» TO DO
Transcribe every record below word for word.

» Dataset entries
▼

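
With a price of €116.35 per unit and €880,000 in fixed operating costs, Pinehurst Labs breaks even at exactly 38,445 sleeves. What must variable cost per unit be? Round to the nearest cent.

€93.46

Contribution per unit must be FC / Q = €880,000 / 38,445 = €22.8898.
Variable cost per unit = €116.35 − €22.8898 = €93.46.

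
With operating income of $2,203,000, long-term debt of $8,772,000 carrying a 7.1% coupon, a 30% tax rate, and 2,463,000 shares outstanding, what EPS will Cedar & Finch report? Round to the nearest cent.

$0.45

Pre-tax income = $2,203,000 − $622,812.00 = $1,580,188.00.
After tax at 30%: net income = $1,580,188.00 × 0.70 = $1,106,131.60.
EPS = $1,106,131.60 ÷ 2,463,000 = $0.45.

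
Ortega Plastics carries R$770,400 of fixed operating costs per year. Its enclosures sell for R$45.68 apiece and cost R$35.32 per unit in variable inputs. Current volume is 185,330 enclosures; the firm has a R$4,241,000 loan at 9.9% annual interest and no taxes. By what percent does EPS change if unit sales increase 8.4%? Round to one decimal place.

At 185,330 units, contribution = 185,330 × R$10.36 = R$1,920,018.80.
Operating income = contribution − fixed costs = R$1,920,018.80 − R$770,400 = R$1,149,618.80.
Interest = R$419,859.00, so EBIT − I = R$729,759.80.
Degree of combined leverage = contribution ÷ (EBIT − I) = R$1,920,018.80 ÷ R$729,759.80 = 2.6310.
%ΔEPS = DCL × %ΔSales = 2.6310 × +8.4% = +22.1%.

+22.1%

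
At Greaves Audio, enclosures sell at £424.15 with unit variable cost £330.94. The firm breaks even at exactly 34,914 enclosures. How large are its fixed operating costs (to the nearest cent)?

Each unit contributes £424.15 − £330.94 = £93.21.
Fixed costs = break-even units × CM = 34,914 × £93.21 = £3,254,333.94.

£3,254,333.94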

▲

» SOLUTION BELOW
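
With a price of €116.35 per unit and €880,000 in fixed operating costs, Pinehurst Labs breaks even at exactly 38,445 sleeves. What must variable cost per unit be? Round to the nearest cent.

€93.46

Contribution per unit must be FC / Q = €880,000 / 38,445 = €22.8898.
Variable cost per unit = €116.35 − €22.8898 = €93.46.

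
With operating income of $2,203,000, long-term debt of $8,772,000 carrying a 7.1% coupon, a 30% tax rate, and 2,463,000 shares outstanding, what EPS will Cedar & Finch report? Round to the nearest cent.

$0.45

Pre-tax income = $2,203,000 − $622,812.00 = $1,580,188.00.
After tax at 30%: net income = $1,580,188.00 × 0.70 = $1,106,131.60.
EPS = $1,106,131.60 ÷ 2,463,000 = $0.45.

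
Ortega Plastics carries R$770,400 of fixed operating costs per year. Its enclosures sell for R$45.68 apiece and cost R$35.32 per unit in variable inputs. Current volume is 185,330 enclosures; the firm has a R$4,241,000 loan at 9.9% annual interest and no taxes. By what percent does EPS change if unit sales increase 8.4%? Round to one decimal place.

At 185,330 units, contribution = 185,330 × R$10.36 = R$1,920,018.80.
Operating income = contribution − fixed costs = R$1,920,018.80 − R$770,400 = R$1,149,618.80.
Interest = R$419,859.00, so EBIT − I = R$729,759.80.
Degree of combined leverage = contribution ÷ (EBIT − I) = R$1,920,018.80 ÷ R$729,759.80 = 2.6310.
%ΔEPS = DCL × %ΔSales = 2.6310 × +8.4% = +22.1%.

+22.1%

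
At Greaves Audio, enclosures sell at £424.15 with unit variable cost £330.94. The firm breaks even at exactly 34,914 enclosures. How large are its fixed operating costs (to the nearest cent)?

Each unit contributes £424.15 − £330.94 = £93.21.
Fixed costs = break-even units × CM = 34,914 × £93.21 = £3,254,333.94.

£3,254,333.94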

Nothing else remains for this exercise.